--- Saved entries ---

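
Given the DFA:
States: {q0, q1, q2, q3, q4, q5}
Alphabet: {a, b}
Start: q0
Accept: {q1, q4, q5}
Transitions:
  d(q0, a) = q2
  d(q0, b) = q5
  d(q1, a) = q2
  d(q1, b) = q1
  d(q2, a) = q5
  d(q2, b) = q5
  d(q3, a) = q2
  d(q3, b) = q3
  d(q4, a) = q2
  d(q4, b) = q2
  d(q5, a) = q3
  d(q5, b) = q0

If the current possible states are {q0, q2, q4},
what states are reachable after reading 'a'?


Apply transition on 'a' from each current state:
  d(q0, a) = q2
  d(q2, a) = q5
  d(q4, a) = q2

{q2, q5}


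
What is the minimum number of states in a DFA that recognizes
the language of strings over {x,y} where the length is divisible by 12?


States track (length) mod 12.
Need 12 states: one per remainder 0..11; accept = remainder 0.

12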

--- Task directions ---
Print each record word for word.

--- Exercise answer ---
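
Given the DFA:
States: {q0, q1, q2, q3, q4, q5}
Alphabet: {a, b}
Start: q0
Accept: {q1, q4, q5}
Transitions:
  d(q0, a) = q2
  d(q0, b) = q5
  d(q1, a) = q2
  d(q1, b) = q1
  d(q2, a) = q5
  d(q2, b) = q5
  d(q3, a) = q2
  d(q3, b) = q3
  d(q4, a) = q2
  d(q4, b) = q2
  d(q5, a) = q3
  d(q5, b) = q0

If the current possible states are {q0, q2, q4},
what states are reachable after reading 'a'?


Apply transition on 'a' from each current state:
  d(q0, a) = q2
  d(q2, a) = q5
  d(q4, a) = q2

{q2, q5}


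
What is the minimum number of states in a DFA that recognizes
the language of strings over {x,y} where the length is divisible by 12?


States track (length) mod 12.
Need 12 states: one per remainder 0..11; accept = remainder 0.

12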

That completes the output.